▶ [THE TASK]: Should a line below contain the word "rows", report it.

▶ [THE RECORDS]:
--- START ---

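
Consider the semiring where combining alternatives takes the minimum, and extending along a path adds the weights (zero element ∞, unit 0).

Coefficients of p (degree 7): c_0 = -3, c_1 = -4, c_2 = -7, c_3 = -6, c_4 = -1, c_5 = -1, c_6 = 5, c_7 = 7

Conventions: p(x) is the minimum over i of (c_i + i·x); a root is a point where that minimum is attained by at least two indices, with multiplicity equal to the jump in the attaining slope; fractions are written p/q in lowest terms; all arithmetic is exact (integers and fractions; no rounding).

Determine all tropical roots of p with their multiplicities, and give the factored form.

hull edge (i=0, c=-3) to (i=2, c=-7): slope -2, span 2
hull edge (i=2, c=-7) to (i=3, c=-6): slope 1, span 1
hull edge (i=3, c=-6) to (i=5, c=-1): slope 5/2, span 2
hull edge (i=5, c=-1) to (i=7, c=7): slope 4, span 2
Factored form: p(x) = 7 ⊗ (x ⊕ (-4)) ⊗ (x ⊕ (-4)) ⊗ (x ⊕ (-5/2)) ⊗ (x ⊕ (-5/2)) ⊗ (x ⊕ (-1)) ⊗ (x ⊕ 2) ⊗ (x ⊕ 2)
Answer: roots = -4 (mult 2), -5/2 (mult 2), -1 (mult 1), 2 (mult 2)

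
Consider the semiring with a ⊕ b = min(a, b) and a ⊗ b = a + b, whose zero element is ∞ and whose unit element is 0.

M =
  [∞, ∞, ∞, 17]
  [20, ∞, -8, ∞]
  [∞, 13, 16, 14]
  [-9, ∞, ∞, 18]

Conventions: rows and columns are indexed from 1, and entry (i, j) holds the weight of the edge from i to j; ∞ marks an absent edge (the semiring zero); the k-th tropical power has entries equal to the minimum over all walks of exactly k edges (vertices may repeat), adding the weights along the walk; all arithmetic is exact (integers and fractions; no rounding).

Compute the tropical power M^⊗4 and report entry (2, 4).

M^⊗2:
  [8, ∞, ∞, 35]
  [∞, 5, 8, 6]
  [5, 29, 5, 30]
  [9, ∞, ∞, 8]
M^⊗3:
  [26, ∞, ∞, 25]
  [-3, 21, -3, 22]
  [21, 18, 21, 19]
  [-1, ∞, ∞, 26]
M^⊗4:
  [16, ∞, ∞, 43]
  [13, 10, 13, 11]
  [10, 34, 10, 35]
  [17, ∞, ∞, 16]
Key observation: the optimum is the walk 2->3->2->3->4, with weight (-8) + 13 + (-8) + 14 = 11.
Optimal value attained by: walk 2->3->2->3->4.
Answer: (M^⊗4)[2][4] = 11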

--- END ---
--- START ---

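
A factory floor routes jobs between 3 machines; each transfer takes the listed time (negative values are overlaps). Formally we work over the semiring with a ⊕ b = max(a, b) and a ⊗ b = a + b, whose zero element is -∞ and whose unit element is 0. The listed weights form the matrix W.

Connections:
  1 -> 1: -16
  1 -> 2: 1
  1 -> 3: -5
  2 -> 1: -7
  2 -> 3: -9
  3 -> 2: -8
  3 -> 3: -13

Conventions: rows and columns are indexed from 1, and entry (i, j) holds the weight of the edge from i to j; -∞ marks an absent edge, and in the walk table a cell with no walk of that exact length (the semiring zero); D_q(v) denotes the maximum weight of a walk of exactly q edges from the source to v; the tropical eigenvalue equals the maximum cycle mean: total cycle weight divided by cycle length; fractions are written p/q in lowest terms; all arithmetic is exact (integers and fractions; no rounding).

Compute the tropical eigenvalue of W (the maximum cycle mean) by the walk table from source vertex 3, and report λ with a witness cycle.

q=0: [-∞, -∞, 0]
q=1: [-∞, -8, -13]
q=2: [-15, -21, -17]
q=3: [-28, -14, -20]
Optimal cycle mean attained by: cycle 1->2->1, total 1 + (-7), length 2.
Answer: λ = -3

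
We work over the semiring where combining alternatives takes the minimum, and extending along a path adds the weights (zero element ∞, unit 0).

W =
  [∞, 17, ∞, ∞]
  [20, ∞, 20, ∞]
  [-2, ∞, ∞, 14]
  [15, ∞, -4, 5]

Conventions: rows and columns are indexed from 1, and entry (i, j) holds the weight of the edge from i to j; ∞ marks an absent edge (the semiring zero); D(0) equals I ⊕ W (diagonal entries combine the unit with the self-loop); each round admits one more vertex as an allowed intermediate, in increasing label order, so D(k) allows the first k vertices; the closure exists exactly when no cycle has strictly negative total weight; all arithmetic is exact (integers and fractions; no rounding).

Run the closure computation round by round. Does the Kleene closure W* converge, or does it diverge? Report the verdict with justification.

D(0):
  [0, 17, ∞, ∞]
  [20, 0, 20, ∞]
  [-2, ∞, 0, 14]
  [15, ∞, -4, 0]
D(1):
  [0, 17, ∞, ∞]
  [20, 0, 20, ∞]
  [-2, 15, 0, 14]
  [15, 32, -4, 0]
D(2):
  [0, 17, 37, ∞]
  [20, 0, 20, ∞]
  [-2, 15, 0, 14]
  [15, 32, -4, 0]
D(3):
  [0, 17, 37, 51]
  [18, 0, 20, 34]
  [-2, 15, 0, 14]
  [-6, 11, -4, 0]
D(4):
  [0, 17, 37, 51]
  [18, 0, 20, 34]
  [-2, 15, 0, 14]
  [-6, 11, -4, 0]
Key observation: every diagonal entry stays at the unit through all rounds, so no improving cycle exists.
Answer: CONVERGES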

--- END ---

▶ [TASK SOLUTION]:
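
Conventions: rows and columns are indexed from 1, and entry (i, j) holds the weight of the edge from i to j; ∞ marks an absent edge (the semiring zero); the k-th tropical power has entries equal to the minimum over all walks of exactly k edges (vertices may repeat), adding the weights along the walk; all arithmetic is exact (integers and fractions; no rounding).
Conventions: rows and columns are indexed from 1, and entry (i, j) holds the weight of the edge from i to j; -∞ marks an absent edge, and in the walk table a cell with no walk of that exact length (the semiring zero); D_q(v) denotes the maximum weight of a walk of exactly q edges from the source to v; the tropical eigenvalue equals the maximum cycle mean: total cycle weight divided by cycle length; fractions are written p/q in lowest terms; all arithmetic is exact (integers and fractions; no rounding).
Conventions: rows and columns are indexed from 1, and entry (i, j) holds the weight of the edge from i to j; ∞ marks an absent edge (the semiring zero); D(0) equals I ⊕ W (diagonal entries combine the unit with the self-loop); each round admits one more vertex as an allowed intermediate, in increasing label order, so D(k) allows the first k vertices; the closure exists exactly when no cycle has strictly negative total weight; all arithmetic is exact (integers and fractions; no rounding).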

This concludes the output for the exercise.